▶ **About this task**:
Restrict the output to the lines below starting at the one that contains "41 | 23 | 31 |" and ending at the one that contains "55 | 9 | 2570 |", and restate them word for word, both ends included.

▶ **Given information**:
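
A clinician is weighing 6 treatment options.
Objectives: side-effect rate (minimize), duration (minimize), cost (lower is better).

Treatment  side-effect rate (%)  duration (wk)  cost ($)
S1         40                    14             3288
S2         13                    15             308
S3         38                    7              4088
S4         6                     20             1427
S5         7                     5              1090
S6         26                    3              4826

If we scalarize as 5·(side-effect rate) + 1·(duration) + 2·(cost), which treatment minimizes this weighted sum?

S2

S1: 5·40 + 1·14 + 2·3288 = 6790
S2: 5·13 + 1·15 + 2·308 = 696
S3: 5·38 + 1·7 + 2·4088 = 8373
S4: 5·6 + 1·20 + 2·1427 = 2904
S5: 5·7 + 1·5 + 2·1090 = 2220
S6: 5·26 + 1·3 + 2·4826 = 9785
Lowest: S2 at 696.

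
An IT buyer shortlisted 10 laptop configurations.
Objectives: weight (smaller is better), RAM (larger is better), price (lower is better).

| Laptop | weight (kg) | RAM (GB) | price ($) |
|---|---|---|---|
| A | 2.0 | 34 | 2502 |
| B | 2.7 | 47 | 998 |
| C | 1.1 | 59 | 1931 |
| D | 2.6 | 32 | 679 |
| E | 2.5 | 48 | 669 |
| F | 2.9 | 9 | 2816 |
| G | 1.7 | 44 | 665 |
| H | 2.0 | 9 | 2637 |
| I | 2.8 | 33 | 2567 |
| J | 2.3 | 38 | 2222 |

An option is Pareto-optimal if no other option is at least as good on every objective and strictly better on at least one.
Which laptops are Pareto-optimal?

A: dominated by C (weight 1.1≤2.0, RAM 59≥34, price 1931≤2502).
B: dominated by E (weight 2.5≤2.7, RAM 48≥47, price 669≤998).
C: not dominated (best weight).
D: dominated by E (weight 2.5≤2.6, RAM 48≥32, price 669≤679).
E: not dominated.
F: dominated by A (weight 2.0≤2.9, RAM 34≥9, price 2502≤2816).
G: not dominated (best price).
H: dominated by A (weight 2.0≤2.0, RAM 34≥9, price 2502≤2637).
I: dominated by A (weight 2.0≤2.8, RAM 34≥33, price 2502≤2567).
J: dominated by C (weight 1.1≤2.3, RAM 59≥38, price 1931≤2222).

C, E, G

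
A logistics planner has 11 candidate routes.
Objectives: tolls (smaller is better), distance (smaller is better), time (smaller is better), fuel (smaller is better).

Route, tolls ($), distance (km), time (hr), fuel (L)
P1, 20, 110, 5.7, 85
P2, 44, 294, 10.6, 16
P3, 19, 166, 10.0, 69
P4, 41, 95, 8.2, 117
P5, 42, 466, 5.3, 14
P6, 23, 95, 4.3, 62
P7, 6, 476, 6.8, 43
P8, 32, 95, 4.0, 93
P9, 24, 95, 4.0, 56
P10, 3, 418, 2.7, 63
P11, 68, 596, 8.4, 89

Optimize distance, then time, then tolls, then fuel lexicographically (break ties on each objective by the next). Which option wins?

P9

First minimize distance: best is 95, kept {P4, P6, P8, P9}.
Then minimize time: best is 4.0, kept {P8, P9}.
Then minimize tolls: best is 24, kept {P9}.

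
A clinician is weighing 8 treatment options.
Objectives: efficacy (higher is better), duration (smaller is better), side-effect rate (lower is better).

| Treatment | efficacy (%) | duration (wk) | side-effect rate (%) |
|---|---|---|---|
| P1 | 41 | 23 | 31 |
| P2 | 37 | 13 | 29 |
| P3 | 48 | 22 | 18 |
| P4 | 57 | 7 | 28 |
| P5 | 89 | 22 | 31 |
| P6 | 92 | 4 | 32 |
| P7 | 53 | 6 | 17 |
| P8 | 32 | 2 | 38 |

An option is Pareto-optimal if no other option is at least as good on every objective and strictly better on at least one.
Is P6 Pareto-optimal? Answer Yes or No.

Yes

P1: worse on efficacy (41 vs 92).
P2: worse on efficacy (37 vs 92).
P3: worse on efficacy (48 vs 92).
P4: worse on efficacy (57 vs 92).
P5: worse on efficacy (89 vs 92).
P7: worse on efficacy (53 vs 92).
P8: worse on efficacy (32 vs 92).
No option is at least as good as P6 on every objective and strictly better on one.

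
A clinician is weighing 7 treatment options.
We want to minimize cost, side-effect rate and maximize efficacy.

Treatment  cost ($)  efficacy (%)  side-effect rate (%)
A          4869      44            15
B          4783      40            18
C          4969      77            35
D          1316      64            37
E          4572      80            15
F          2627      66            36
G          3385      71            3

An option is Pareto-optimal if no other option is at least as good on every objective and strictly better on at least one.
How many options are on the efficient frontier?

A: dominated by E (cost 4572≤4869, efficacy 80≥44, side-effect rate 15≤15).
B: dominated by E (cost 4572≤4783, efficacy 80≥40, side-effect rate 15≤18).
C: dominated by E (cost 4572≤4969, efficacy 80≥77, side-effect rate 15≤35).
D: not dominated (best cost).
E: not dominated (best efficacy).
F: not dominated.
G: not dominated (best side-effect rate).
Pareto-optimal: D, E, F, G → 4.

4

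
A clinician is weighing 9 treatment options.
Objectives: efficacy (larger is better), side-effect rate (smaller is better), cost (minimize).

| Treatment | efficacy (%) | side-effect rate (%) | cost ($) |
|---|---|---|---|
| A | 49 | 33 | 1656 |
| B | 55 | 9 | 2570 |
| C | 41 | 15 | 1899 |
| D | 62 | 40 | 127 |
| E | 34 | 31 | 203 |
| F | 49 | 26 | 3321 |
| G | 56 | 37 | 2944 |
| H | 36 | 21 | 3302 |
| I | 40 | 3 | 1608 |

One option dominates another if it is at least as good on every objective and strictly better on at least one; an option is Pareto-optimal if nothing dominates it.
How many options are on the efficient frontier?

7

A: not dominated.
B: not dominated.
C: not dominated.
D: not dominated (best efficacy).
E: not dominated.
F: dominated by B (efficacy 55≥49, side-effect rate 9≤26, cost 2570≤3321).
G: not dominated.
H: dominated by B (efficacy 55≥36, side-effect rate 9≤21, cost 2570≤3302).
I: not dominated (best side-effect rate).
Pareto-optimal: A, B, C, D, E, G, I → 7.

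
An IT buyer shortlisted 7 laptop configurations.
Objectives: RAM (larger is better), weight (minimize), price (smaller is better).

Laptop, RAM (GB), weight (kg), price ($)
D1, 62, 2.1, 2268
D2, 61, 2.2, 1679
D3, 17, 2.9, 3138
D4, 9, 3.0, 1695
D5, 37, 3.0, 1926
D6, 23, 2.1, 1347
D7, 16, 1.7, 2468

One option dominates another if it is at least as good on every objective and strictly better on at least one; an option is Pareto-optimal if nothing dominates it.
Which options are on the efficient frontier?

D1, D2, D6, D7

D1: not dominated (best RAM).
D2: not dominated.
D3: dominated by D1 (RAM 62≥17, weight 2.1≤2.9, price 2268≤3138).
D4: dominated by D2 (RAM 61≥9, weight 2.2≤3.0, price 1679≤1695).
D5: dominated by D2 (RAM 61≥37, weight 2.2≤3.0, price 1679≤1926).
D6: not dominated (best price).
D7: not dominated (best weight).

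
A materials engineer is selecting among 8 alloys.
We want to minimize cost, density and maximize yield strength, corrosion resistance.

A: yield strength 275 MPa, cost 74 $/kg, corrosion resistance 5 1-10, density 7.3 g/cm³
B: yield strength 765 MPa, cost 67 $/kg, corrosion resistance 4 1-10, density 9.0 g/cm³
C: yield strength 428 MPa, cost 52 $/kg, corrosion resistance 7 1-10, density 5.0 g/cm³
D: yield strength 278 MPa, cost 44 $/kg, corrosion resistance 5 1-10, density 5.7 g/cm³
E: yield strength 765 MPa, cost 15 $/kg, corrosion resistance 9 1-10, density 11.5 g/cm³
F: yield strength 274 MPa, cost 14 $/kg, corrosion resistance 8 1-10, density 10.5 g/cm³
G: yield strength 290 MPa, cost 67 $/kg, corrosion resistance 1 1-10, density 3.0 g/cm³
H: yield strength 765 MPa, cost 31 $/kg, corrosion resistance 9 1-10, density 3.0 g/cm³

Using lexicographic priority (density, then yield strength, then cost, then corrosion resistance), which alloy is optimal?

First minimize density: best is 3.0, kept {G, H}.
Then maximize yield strength: best is 765, kept {H}.

H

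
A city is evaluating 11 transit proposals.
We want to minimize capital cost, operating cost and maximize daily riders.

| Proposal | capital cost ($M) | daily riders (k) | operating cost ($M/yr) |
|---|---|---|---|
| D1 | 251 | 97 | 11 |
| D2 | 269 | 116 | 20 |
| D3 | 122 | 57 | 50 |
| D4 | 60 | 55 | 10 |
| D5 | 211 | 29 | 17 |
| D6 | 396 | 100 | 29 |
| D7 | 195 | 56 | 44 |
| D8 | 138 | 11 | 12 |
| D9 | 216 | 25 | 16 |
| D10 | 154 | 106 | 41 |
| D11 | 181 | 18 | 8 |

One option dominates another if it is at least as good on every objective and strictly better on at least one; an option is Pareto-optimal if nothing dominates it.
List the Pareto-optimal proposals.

D1, D2, D3, D4, D10, D11

D1: not dominated.
D2: not dominated (best daily riders).
D3: not dominated.
D4: not dominated (best capital cost).
D5: dominated by D4 (capital cost 60≤211, daily riders 55≥29, operating cost 10≤17).
D6: dominated by D2 (capital cost 269≤396, daily riders 116≥100, operating cost 20≤29).
D7: dominated by D10 (capital cost 154≤195, daily riders 106≥56, operating cost 41≤44).
D8: dominated by D4 (capital cost 60≤138, daily riders 55≥11, operating cost 10≤12).
D9: dominated by D4 (capital cost 60≤216, daily riders 55≥25, operating cost 10≤16).
D10: not dominated.
D11: not dominated (best operating cost).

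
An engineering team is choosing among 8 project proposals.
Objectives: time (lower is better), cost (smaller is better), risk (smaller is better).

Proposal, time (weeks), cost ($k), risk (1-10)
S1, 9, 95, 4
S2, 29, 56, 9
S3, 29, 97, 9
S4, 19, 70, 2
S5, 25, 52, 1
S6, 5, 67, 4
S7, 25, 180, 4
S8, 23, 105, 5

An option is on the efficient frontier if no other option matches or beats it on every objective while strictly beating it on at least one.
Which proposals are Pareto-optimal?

S1: dominated by S6 (time 5≤9, cost 67≤95, risk 4≤4).
S2: dominated by S5 (time 25≤29, cost 52≤56, risk 1≤9).
S3: dominated by S1 (time 9≤29, cost 95≤97, risk 4≤9).
S4: not dominated.
S5: not dominated (best cost).
S6: not dominated (best time).
S7: dominated by S1 (time 9≤25, cost 95≤180, risk 4≤4).
S8: dominated by S1 (time 9≤23, cost 95≤105, risk 4≤5).

S4, S5, S6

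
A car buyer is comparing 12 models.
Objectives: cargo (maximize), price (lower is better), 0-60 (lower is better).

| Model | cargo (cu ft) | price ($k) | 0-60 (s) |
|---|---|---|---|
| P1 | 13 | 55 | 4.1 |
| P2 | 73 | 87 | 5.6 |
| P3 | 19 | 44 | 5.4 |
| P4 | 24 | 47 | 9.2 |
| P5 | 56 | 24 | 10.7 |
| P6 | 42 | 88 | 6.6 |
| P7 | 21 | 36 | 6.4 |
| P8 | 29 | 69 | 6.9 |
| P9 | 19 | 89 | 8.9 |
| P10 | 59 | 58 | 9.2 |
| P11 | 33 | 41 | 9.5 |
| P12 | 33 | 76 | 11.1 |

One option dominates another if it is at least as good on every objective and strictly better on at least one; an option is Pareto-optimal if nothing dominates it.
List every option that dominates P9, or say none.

P2, P3, P6, P7, P8

P2: cargo 73≥19, price 87≤89, 0-60 5.6≤8.9 — dominates P9.
P3: cargo 19≥19, price 44≤89, 0-60 5.4≤8.9 — dominates P9.
P6: cargo 42≥19, price 88≤89, 0-60 6.6≤8.9 — dominates P9.
P7: cargo 21≥19, price 36≤89, 0-60 6.4≤8.9 — dominates P9.
P8: cargo 29≥19, price 69≤89, 0-60 6.9≤8.9 — dominates P9.
Others (P1, P4, P5, P10, P11, P12) are each worse than P9 on at least one objective.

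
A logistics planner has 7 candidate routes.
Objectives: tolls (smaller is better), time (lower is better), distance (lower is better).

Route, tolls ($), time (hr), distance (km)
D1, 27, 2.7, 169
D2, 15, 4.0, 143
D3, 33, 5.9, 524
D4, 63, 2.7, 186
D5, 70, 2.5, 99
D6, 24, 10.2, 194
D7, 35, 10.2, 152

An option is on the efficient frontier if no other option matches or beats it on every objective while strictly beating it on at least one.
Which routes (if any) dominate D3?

D1, D2

D1: tolls 27≤33, time 2.7≤5.9, distance 169≤524 — dominates D3.
D2: tolls 15≤33, time 4.0≤5.9, distance 143≤524 — dominates D3.
Others (D4, D5, D6, D7) are each worse than D3 on at least one objective.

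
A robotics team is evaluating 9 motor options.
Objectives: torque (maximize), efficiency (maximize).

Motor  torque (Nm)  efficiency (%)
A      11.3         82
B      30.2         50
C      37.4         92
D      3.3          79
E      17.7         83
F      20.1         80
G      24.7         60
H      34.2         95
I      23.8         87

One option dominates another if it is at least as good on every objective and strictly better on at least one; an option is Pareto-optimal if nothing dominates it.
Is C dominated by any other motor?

No

A: worse on torque (11.3 vs 37.4).
B: worse on torque (30.2 vs 37.4).
D: worse on torque (3.3 vs 37.4).
E: worse on torque (17.7 vs 37.4).
F: worse on torque (20.1 vs 37.4).
G: worse on torque (24.7 vs 37.4).
H: worse on torque (34.2 vs 37.4).
I: worse on torque (23.8 vs 37.4).
No option is at least as good as C on every objective and strictly better on one.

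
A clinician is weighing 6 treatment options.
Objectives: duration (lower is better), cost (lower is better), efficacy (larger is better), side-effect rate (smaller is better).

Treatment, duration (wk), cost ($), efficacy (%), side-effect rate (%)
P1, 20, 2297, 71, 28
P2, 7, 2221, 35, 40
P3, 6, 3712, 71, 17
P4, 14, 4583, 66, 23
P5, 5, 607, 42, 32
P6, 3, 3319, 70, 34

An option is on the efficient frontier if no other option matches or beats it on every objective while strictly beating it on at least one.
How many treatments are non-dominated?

4

P1: not dominated.
P2: dominated by P5 (duration 5≤7, cost 607≤2221, efficacy 42≥35, side-effect rate 32≤40).
P3: not dominated (best side-effect rate).
P4: dominated by P3 (duration 6≤14, cost 3712≤4583, efficacy 71≥66, side-effect rate 17≤23).
P5: not dominated (best cost).
P6: not dominated (best duration).
Pareto-optimal: P1, P3, P5, P6 → 4.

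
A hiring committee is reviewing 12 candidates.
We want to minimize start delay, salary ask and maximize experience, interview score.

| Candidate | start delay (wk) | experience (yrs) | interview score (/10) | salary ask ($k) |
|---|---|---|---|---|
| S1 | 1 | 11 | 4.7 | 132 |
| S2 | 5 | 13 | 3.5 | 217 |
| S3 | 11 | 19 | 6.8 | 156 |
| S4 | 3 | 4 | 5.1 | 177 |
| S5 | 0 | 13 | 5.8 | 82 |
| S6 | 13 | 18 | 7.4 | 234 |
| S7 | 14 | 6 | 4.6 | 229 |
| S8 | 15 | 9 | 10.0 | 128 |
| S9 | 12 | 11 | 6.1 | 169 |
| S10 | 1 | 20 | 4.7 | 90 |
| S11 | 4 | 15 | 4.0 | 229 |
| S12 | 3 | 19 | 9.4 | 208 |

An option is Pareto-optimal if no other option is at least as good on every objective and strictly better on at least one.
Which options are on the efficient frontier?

S3, S5, S8, S10, S12

S1: dominated by S5 (start delay 0≤1, experience 13≥11, interview score 5.8≥4.7, salary ask 82≤132).
S2: dominated by S5 (start delay 0≤5, experience 13≥13, interview score 5.8≥3.5, salary ask 82≤217).
S3: not dominated.
S4: dominated by S5 (start delay 0≤3, experience 13≥4, interview score 5.8≥5.1, salary ask 82≤177).
S5: not dominated (best start delay).
S6: dominated by S12 (start delay 3≤13, experience 19≥18, interview score 9.4≥7.4, salary ask 208≤234).
S7: dominated by S1 (start delay 1≤14, experience 11≥6, interview score 4.7≥4.6, salary ask 132≤229).
S8: not dominated (best interview score).
S9: dominated by S3 (start delay 11≤12, experience 19≥11, interview score 6.8≥6.1, salary ask 156≤169).
S10: not dominated (best experience).
S11: dominated by S10 (start delay 1≤4, experience 20≥15, interview score 4.7≥4.0, salary ask 90≤229).
S12: not dominated.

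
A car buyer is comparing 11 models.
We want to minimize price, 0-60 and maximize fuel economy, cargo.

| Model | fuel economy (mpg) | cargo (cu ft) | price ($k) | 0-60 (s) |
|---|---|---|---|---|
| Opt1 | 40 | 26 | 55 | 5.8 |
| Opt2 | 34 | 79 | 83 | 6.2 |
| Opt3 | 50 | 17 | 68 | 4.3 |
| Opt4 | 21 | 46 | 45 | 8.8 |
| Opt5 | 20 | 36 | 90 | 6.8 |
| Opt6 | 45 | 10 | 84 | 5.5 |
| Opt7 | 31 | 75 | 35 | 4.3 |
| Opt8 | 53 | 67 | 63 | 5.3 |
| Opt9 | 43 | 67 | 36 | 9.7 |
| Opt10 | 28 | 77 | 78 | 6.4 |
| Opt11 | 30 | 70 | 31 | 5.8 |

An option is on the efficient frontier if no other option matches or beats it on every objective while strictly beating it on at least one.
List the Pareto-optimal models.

Opt1, Opt2, Opt3, Opt7, Opt8, Opt9, Opt10, Opt11

Opt1: not dominated.
Opt2: not dominated (best cargo).
Opt3: not dominated.
Opt4: dominated by Opt7 (fuel economy 31≥21, cargo 75≥46, price 35≤45, 0-60 4.3≤8.8).
Opt5: dominated by Opt2 (fuel economy 34≥20, cargo 79≥36, price 83≤90, 0-60 6.2≤6.8).
Opt6: dominated by Opt3 (fuel economy 50≥45, cargo 17≥10, price 68≤84, 0-60 4.3≤5.5).
Opt7: not dominated.
Opt8: not dominated (best fuel economy).
Opt9: not dominated.
Opt10: not dominated.
Opt11: not dominated (best price).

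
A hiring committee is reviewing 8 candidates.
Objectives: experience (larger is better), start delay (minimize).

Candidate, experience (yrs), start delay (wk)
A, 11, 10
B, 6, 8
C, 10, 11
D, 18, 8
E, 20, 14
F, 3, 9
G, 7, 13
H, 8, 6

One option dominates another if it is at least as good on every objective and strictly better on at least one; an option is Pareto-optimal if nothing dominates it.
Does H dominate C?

No

H vs C: H is worse on experience (8 vs 10), so it does not dominate C.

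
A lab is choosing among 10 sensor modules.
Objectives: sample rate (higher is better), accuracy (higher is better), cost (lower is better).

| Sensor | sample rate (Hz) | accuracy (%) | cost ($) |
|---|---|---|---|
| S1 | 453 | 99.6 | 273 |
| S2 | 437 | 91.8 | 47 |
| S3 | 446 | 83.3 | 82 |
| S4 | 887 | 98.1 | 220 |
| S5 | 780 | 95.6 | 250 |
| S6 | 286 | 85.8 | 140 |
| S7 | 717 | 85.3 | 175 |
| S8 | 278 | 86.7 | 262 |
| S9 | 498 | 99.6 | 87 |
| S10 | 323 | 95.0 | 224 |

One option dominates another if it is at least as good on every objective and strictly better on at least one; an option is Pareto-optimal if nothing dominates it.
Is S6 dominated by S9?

Yes

S9 vs S6: sample rate 498≥286, accuracy 99.6≥85.8, cost 87≤140 — S9 is at least as good on every objective with at least one strict improvement.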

▶ **Solution below**:
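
| P1 | 41 | 23 | 31 |
| P2 | 37 | 13 | 29 |
| P3 | 48 | 22 | 18 |
| P4 | 57 | 7 | 28 |
| P5 | 89 | 22 | 31 |
| P6 | 92 | 4 | 32 |
| P7 | 53 | 6 | 17 |
| P8 | 32 | 2 | 38 |

An option is Pareto-optimal if no other option is at least as good on every objective and strictly better on at least one.
Is P6 Pareto-optimal? Answer Yes or No.

Yes

P1: worse on efficacy (41 vs 92).
P2: worse on efficacy (37 vs 92).
P3: worse on efficacy (48 vs 92).
P4: worse on efficacy (57 vs 92).
P5: worse on efficacy (89 vs 92).
P7: worse on efficacy (53 vs 92).
P8: worse on efficacy (32 vs 92).
No option is at least as good as P6 on every objective and strictly better on one.

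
A clinician is weighing 7 treatment options.
We want to minimize cost, side-effect rate and maximize efficacy.

Treatment  cost ($)  efficacy (%)  side-effect rate (%)
A          4869      44            15
B          4783      40            18
C          4969      77            35
D          1316      64            37
E          4572      80            15
F          2627      66            36
G          3385      71            3

An option is Pareto-optimal if no other option is at least as good on every objective and strictly better on at least one.
How many options are on the efficient frontier?

A: dominated by E (cost 4572≤4869, efficacy 80≥44, side-effect rate 15≤15).
B: dominated by E (cost 4572≤4783, efficacy 80≥40, side-effect rate 15≤18).
C: dominated by E (cost 4572≤4969, efficacy 80≥77, side-effect rate 15≤35).
D: not dominated (best cost).
E: not dominated (best efficacy).
F: not dominated.
G: not dominated (best side-effect rate).
Pareto-optimal: D, E, F, G → 4.

4

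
A clinician is weighing 9 treatment options.
Objectives: efficacy (larger is better), side-effect rate (smaller is better), cost (minimize).

| Treatment | efficacy (%) | side-effect rate (%) | cost ($) |
|---|---|---|---|
| A | 49 | 33 | 1656 |
| B | 55 | 9 | 2570 |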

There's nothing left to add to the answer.